*INPUT DATA:*
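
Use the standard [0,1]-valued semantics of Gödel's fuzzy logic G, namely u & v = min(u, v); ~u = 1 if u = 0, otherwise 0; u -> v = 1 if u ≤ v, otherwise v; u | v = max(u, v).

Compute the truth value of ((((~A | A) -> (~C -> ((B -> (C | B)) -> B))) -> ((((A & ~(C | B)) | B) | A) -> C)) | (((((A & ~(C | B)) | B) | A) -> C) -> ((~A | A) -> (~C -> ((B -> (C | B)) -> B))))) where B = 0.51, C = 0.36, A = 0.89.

1.00

~A: Gödel ¬ of 0.89 = 0 (operand ≠ 0)
(~A | A) = max(0, 0.89) = 0.89
~C: Gödel ¬ of 0.36 = 0 (operand ≠ 0)
(C | B) = max(0.36, 0.51) = 0.51
(B -> (C | B)): 0.51 ≤ 0.51, so result = 1
((B -> (C | B)) -> B): 1 > 0.51, so result = 0.51
(~C -> ((B -> (C | B)) -> B)): 0 ≤ 0.51, so result = 1
((~A | A) -> (~C -> ((B -> (C | B)) -> B))): 0.89 ≤ 1, so result = 1
(C | B) = max(0.36, 0.51) = 0.51
~(C | B): Gödel ¬ of 0.51 = 0 (operand ≠ 0)
(A & ~(C | B)) = min(0.89, 0) = 0
((A & ~(C | B)) | B) = max(0, 0.51) = 0.51
(((A & ~(C | B)) | B) | A) = max(0.51, 0.89) = 0.89
((((A & ~(C | B)) | B) | A) -> C): 0.89 > 0.36, so result = 0.36
(((~A | A) -> (~C -> ((B -> (C | B)) -> B))) -> ((((A & ~(C | B)) | B) | A) -> C)): 1 > 0.36, so result = 0.36
(C | B) = max(0.36, 0.51) = 0.51
~(C | B): Gödel ¬ of 0.51 = 0 (operand ≠ 0)
(A & ~(C | B)) = min(0.89, 0) = 0
((A & ~(C | B)) | B) = max(0, 0.51) = 0.51
(((A & ~(C | B)) | B) | A) = max(0.51, 0.89) = 0.89
((((A & ~(C | B)) | B) | A) -> C): 0.89 > 0.36, so result = 0.36
~A: Gödel ¬ of 0.89 = 0 (operand ≠ 0)
(~A | A) = max(0, 0.89) = 0.89
~C: Gödel ¬ of 0.36 = 0 (operand ≠ 0)
(C | B) = max(0.36, 0.51) = 0.51
(B -> (C | B)): 0.51 ≤ 0.51, so result = 1
((B -> (C | B)) -> B): 1 > 0.51, so result = 0.51
(~C -> ((B -> (C | B)) -> B)): 0 ≤ 0.51, so result = 1
((~A | A) -> (~C -> ((B -> (C | B)) -> B))): 0.89 ≤ 1, so result = 1
(((((A & ~(C | B)) | B) | A) -> C) -> ((~A | A) -> (~C -> ((B -> (C | B)) -> B)))): 0.36 ≤ 1, so result = 1
((((~A | A) -> (~C -> ((B -> (C | B)) -> B))) -> ((((A & ~(C | B)) | B) | A) -> C)) | (((((A & ~(C | B)) | B) | A) -> C) -> ((~A | A) -> (~C -> ((B -> (C | B)) -> B))))) = max(0.36, 1) = 1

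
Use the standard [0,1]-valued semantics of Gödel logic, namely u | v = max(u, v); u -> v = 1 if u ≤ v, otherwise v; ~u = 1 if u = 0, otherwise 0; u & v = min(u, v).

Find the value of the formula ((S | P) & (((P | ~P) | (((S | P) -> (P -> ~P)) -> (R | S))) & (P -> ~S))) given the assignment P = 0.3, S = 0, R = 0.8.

(S | P) = max(0, 0.3) = 0.3
~P: Gödel ¬ of 0.3 = 0 (operand ≠ 0)
(P | ~P) = max(0.3, 0) = 0.3
(S | P) = max(0, 0.3) = 0.3
~P: Gödel ¬ of 0.3 = 0 (operand ≠ 0)
(P -> ~P): 0.3 > 0, so result = 0
((S | P) -> (P -> ~P)): 0.3 > 0, so result = 0
(R | S) = max(0.8, 0) = 0.8
(((S | P) -> (P -> ~P)) -> (R | S)): 0 ≤ 0.8, so result = 1
((P | ~P) | (((S | P) -> (P -> ~P)) -> (R | S))) = max(0.3, 1) = 1
~S: Gödel ¬ of 0 = 1 (operand is 0)
(P -> ~S): 0.3 ≤ 1, so result = 1
(((P | ~P) | (((S | P) -> (P -> ~P)) -> (R | S))) & (P -> ~S)) = min(1, 1) = 1
((S | P) & (((P | ~P) | (((S | P) -> (P -> ~P)) -> (R | S))) & (P -> ~S))) = min(0.3, 1) = 0.3

0.30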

*WORK ITEM:* Repeat the material word for word, in full.

*EXPECTED ANSWER:*
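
Use the standard [0,1]-valued semantics of Gödel's fuzzy logic G, namely u & v = min(u, v); ~u = 1 if u = 0, otherwise 0; u -> v = 1 if u ≤ v, otherwise v; u | v = max(u, v).

Compute the truth value of ((((~A | A) -> (~C -> ((B -> (C | B)) -> B))) -> ((((A & ~(C | B)) | B) | A) -> C)) | (((((A & ~(C | B)) | B) | A) -> C) -> ((~A | A) -> (~C -> ((B -> (C | B)) -> B))))) where B = 0.51, C = 0.36, A = 0.89.

1.00

~A: Gödel ¬ of 0.89 = 0 (operand ≠ 0)
(~A | A) = max(0, 0.89) = 0.89
~C: Gödel ¬ of 0.36 = 0 (operand ≠ 0)
(C | B) = max(0.36, 0.51) = 0.51
(B -> (C | B)): 0.51 ≤ 0.51, so result = 1
((B -> (C | B)) -> B): 1 > 0.51, so result = 0.51
(~C -> ((B -> (C | B)) -> B)): 0 ≤ 0.51, so result = 1
((~A | A) -> (~C -> ((B -> (C | B)) -> B))): 0.89 ≤ 1, so result = 1
(C | B) = max(0.36, 0.51) = 0.51
~(C | B): Gödel ¬ of 0.51 = 0 (operand ≠ 0)
(A & ~(C | B)) = min(0.89, 0) = 0
((A & ~(C | B)) | B) = max(0, 0.51) = 0.51
(((A & ~(C | B)) | B) | A) = max(0.51, 0.89) = 0.89
((((A & ~(C | B)) | B) | A) -> C): 0.89 > 0.36, so result = 0.36
(((~A | A) -> (~C -> ((B -> (C | B)) -> B))) -> ((((A & ~(C | B)) | B) | A) -> C)): 1 > 0.36, so result = 0.36
(C | B) = max(0.36, 0.51) = 0.51
~(C | B): Gödel ¬ of 0.51 = 0 (operand ≠ 0)
(A & ~(C | B)) = min(0.89, 0) = 0
((A & ~(C | B)) | B) = max(0, 0.51) = 0.51
(((A & ~(C | B)) | B) | A) = max(0.51, 0.89) = 0.89
((((A & ~(C | B)) | B) | A) -> C): 0.89 > 0.36, so result = 0.36
~A: Gödel ¬ of 0.89 = 0 (operand ≠ 0)
(~A | A) = max(0, 0.89) = 0.89
~C: Gödel ¬ of 0.36 = 0 (operand ≠ 0)
(C | B) = max(0.36, 0.51) = 0.51
(B -> (C | B)): 0.51 ≤ 0.51, so result = 1
((B -> (C | B)) -> B): 1 > 0.51, so result = 0.51
(~C -> ((B -> (C | B)) -> B)): 0 ≤ 0.51, so result = 1
((~A | A) -> (~C -> ((B -> (C | B)) -> B))): 0.89 ≤ 1, so result = 1
(((((A & ~(C | B)) | B) | A) -> C) -> ((~A | A) -> (~C -> ((B -> (C | B)) -> B)))): 0.36 ≤ 1, so result = 1
((((~A | A) -> (~C -> ((B -> (C | B)) -> B))) -> ((((A & ~(C | B)) | B) | A) -> C)) | (((((A & ~(C | B)) | B) | A) -> C) -> ((~A | A) -> (~C -> ((B -> (C | B)) -> B))))) = max(0.36, 1) = 1

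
Use the standard [0,1]-valued semantics of Gödel logic, namely u | v = max(u, v); u -> v = 1 if u ≤ v, otherwise v; ~u = 1 if u = 0, otherwise 0; u & v = min(u, v).

Find the value of the formula ((S | P) & (((P | ~P) | (((S | P) -> (P -> ~P)) -> (R | S))) & (P -> ~S))) given the assignment P = 0.3, S = 0, R = 0.8.

(S | P) = max(0, 0.3) = 0.3
~P: Gödel ¬ of 0.3 = 0 (operand ≠ 0)
(P | ~P) = max(0.3, 0) = 0.3
(S | P) = max(0, 0.3) = 0.3
~P: Gödel ¬ of 0.3 = 0 (operand ≠ 0)
(P -> ~P): 0.3 > 0, so result = 0
((S | P) -> (P -> ~P)): 0.3 > 0, so result = 0
(R | S) = max(0.8, 0) = 0.8
(((S | P) -> (P -> ~P)) -> (R | S)): 0 ≤ 0.8, so result = 1
((P | ~P) | (((S | P) -> (P -> ~P)) -> (R | S))) = max(0.3, 1) = 1
~S: Gödel ¬ of 0 = 1 (operand is 0)
(P -> ~S): 0.3 ≤ 1, so result = 1
(((P | ~P) | (((S | P) -> (P -> ~P)) -> (R | S))) & (P -> ~S)) = min(1, 1) = 1
((S | P) & (((P | ~P) | (((S | P) -> (P -> ~P)) -> (R | S))) & (P -> ~S))) = min(0.3, 1) = 0.3

0.30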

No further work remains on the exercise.